Exercise: Word for word, repeat each of the records below.

*** Exercise inputs ***

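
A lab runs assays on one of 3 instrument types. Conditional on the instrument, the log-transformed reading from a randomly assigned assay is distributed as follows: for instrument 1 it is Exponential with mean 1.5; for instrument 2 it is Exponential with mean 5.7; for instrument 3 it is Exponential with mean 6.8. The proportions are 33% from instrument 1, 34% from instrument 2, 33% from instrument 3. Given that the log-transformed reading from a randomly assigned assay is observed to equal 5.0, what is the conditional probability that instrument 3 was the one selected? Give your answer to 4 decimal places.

Likelihoods f(5.0 | ·): 1: 0.0237827; 2: 0.0729735; 3: 0.0704948.
Posterior ∝ prior × likelihood. Numerator for 3: 0.33·0.0704948 = 0.0232633.
Normalizing constant: 0.33·0.0237827 + 0.34·0.0729735 + 0.33·0.0704948 = 0.0559225.
P(3 | observation) = 0.0232633 / 0.0559225 = 0.415991.

0.4160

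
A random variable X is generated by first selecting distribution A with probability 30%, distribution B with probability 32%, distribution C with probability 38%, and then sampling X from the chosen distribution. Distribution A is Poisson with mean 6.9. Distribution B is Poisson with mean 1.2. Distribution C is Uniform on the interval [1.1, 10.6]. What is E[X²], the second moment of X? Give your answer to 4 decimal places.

For each component E[X²] = Var + (mean)², giving A: 54.51; B: 2.64; C: 41.7433.
Overall E[X²] = 0.3·54.51 + 0.32·2.64 + 0.38·41.7433 = 33.0603.

33.0603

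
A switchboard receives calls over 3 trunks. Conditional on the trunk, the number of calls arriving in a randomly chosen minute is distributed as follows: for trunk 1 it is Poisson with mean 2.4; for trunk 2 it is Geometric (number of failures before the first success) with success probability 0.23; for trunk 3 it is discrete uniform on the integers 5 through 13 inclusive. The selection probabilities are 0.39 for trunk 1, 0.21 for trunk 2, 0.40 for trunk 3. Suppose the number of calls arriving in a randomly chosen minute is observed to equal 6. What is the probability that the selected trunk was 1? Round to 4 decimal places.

0.1470

Likelihoods P(X=6 | ·): 1: 0.0240784; 2: 0.0479371; 3: 0.111111.
Posterior ∝ prior × likelihood. Numerator for 1: 0.39·0.0240784 = 0.00939059.
Normalizing constant: 0.39·0.0240784 + 0.21·0.0479371 + 0.4·0.111111 = 0.0639018.
P(1 | observation) = 0.00939059 / 0.0639018 = 0.146953.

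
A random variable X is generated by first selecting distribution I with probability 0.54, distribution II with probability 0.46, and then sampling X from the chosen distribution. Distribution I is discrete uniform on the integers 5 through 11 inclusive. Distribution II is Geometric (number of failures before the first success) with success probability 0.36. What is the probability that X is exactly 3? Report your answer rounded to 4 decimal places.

0.0434

Conditional on each component, P(X = 3): I: 0; II: 0.0943718.
By total probability, P(X = 3) = 0.54·0 + 0.46·0.0943718 = 0.043411.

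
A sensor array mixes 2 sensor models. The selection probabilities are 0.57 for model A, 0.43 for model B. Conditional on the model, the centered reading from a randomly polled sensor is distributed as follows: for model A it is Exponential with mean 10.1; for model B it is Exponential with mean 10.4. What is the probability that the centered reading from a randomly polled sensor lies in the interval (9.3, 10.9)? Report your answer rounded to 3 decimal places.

0.058

Conditional on each model, P(9.3 < X < 10.9): A: 0.0583389; B: 0.0583107.
By total probability, P(9.3 < X < 10.9) = 0.57·0.0583389 + 0.43·0.0583107 = 0.0583268.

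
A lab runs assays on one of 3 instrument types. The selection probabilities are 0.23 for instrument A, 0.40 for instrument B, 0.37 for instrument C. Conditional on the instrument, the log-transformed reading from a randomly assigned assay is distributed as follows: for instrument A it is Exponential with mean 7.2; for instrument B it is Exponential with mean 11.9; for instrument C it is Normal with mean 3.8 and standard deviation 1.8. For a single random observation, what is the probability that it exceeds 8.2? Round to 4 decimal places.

Conditional on each instrument, P(X > 8.2): A: 0.320175; B: 0.50204; C: 0.00725377.
By total probability, P(X > 8.2) = 0.23·0.320175 + 0.4·0.50204 + 0.37·0.00725377 = 0.27714.

0.2771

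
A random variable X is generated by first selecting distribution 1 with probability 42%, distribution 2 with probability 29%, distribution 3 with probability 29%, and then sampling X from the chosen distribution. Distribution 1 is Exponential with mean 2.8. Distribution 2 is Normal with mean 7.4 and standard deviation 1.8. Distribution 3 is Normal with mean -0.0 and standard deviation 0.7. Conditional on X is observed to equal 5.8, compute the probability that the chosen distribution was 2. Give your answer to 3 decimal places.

Likelihoods f(5.8 | ·): 1: 0.045002; 2: 0.149302; 3: 7.04676e-16.
Posterior ∝ prior × likelihood. Numerator for 2: 0.29·0.149302 = 0.0432975.
Normalizing constant: 0.42·0.045002 + 0.29·0.149302 + 0.29·7.04676e-16 = 0.0621983.
P(2 | observation) = 0.0432975 / 0.0621983 = 0.69612.

0.696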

*** End of Exercise inputs ***

Your response:
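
A lab runs assays on one of 3 instrument types. Conditional on the instrument, the log-transformed reading from a randomly assigned assay is distributed as follows: for instrument 1 it is Exponential with mean 1.5; for instrument 2 it is Exponential with mean 5.7; for instrument 3 it is Exponential with mean 6.8. The proportions are 33% from instrument 1, 34% from instrument 2, 33% from instrument 3. Given that the log-transformed reading from a randomly assigned assay is observed to equal 5.0, what is the conditional probability that instrument 3 was the one selected? Give your answer to 4 decimal places.

Likelihoods f(5.0 | ·): 1: 0.0237827; 2: 0.0729735; 3: 0.0704948.
Posterior ∝ prior × likelihood. Numerator for 3: 0.33·0.0704948 = 0.0232633.
Normalizing constant: 0.33·0.0237827 + 0.34·0.0729735 + 0.33·0.0704948 = 0.0559225.
P(3 | observation) = 0.0232633 / 0.0559225 = 0.415991.

0.4160

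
A random variable X is generated by first selecting distribution A with probability 30%, distribution B with probability 32%, distribution C with probability 38%, and then sampling X from the chosen distribution. Distribution A is Poisson with mean 6.9. Distribution B is Poisson with mean 1.2. Distribution C is Uniform on the interval [1.1, 10.6]. What is E[X²], the second moment of X? Give your answer to 4 decimal places.

For each component E[X²] = Var + (mean)², giving A: 54.51; B: 2.64; C: 41.7433.
Overall E[X²] = 0.3·54.51 + 0.32·2.64 + 0.38·41.7433 = 33.0603.

33.0603

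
A switchboard receives calls over 3 trunks. Conditional on the trunk, the number of calls arriving in a randomly chosen minute is distributed as follows: for trunk 1 it is Poisson with mean 2.4; for trunk 2 it is Geometric (number of failures before the first success) with success probability 0.23; for trunk 3 it is discrete uniform on the integers 5 through 13 inclusive. The selection probabilities are 0.39 for trunk 1, 0.21 for trunk 2, 0.40 for trunk 3. Suppose the number of calls arriving in a randomly chosen minute is observed to equal 6. What is the probability that the selected trunk was 1? Round to 4 decimal places.

0.1470

Likelihoods P(X=6 | ·): 1: 0.0240784; 2: 0.0479371; 3: 0.111111.
Posterior ∝ prior × likelihood. Numerator for 1: 0.39·0.0240784 = 0.00939059.
Normalizing constant: 0.39·0.0240784 + 0.21·0.0479371 + 0.4·0.111111 = 0.0639018.
P(1 | observation) = 0.00939059 / 0.0639018 = 0.146953.

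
A random variable X is generated by first selecting distribution I with probability 0.54, distribution II with probability 0.46, and then sampling X from the chosen distribution. Distribution I is discrete uniform on the integers 5 through 11 inclusive. Distribution II is Geometric (number of failures before the first success) with success probability 0.36. What is the probability that X is exactly 3? Report your answer rounded to 4 decimal places.

0.0434

Conditional on each component, P(X = 3): I: 0; II: 0.0943718.
By total probability, P(X = 3) = 0.54·0 + 0.46·0.0943718 = 0.043411.

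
A sensor array mixes 2 sensor models. The selection probabilities are 0.57 for model A, 0.43 for model B. Conditional on the model, the centered reading from a randomly polled sensor is distributed as follows: for model A it is Exponential with mean 10.1; for model B it is Exponential with mean 10.4. What is the probability that the centered reading from a randomly polled sensor lies in the interval (9.3, 10.9)? Report your answer rounded to 3 decimal places.

0.058

Conditional on each model, P(9.3 < X < 10.9): A: 0.0583389; B: 0.0583107.
By total probability, P(9.3 < X < 10.9) = 0.57·0.0583389 + 0.43·0.0583107 = 0.0583268.

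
A lab runs assays on one of 3 instrument types. The selection probabilities are 0.23 for instrument A, 0.40 for instrument B, 0.37 for instrument C. Conditional on the instrument, the log-transformed reading from a randomly assigned assay is distributed as follows: for instrument A it is Exponential with mean 7.2; for instrument B it is Exponential with mean 11.9; for instrument C it is Normal with mean 3.8 and standard deviation 1.8. For a single random observation, what is the probability that it exceeds 8.2? Round to 4 decimal places.

Conditional on each instrument, P(X > 8.2): A: 0.320175; B: 0.50204; C: 0.00725377.
By total probability, P(X > 8.2) = 0.23·0.320175 + 0.4·0.50204 + 0.37·0.00725377 = 0.27714.

0.2771

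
A random variable X is generated by first selecting distribution 1 with probability 42%, distribution 2 with probability 29%, distribution 3 with probability 29%, and then sampling X from the chosen distribution. Distribution 1 is Exponential with mean 2.8. Distribution 2 is Normal with mean 7.4 and standard deviation 1.8. Distribution 3 is Normal with mean -0.0 and standard deviation 0.7. Conditional on X is observed to equal 5.8, compute the probability that the chosen distribution was 2. Give your answer to 3 decimal places.

Likelihoods f(5.8 | ·): 1: 0.045002; 2: 0.149302; 3: 7.04676e-16.
Posterior ∝ prior × likelihood. Numerator for 2: 0.29·0.149302 = 0.0432975.
Normalizing constant: 0.42·0.045002 + 0.29·0.149302 + 0.29·7.04676e-16 = 0.0621983.
P(2 | observation) = 0.0432975 / 0.0621983 = 0.69612.

0.696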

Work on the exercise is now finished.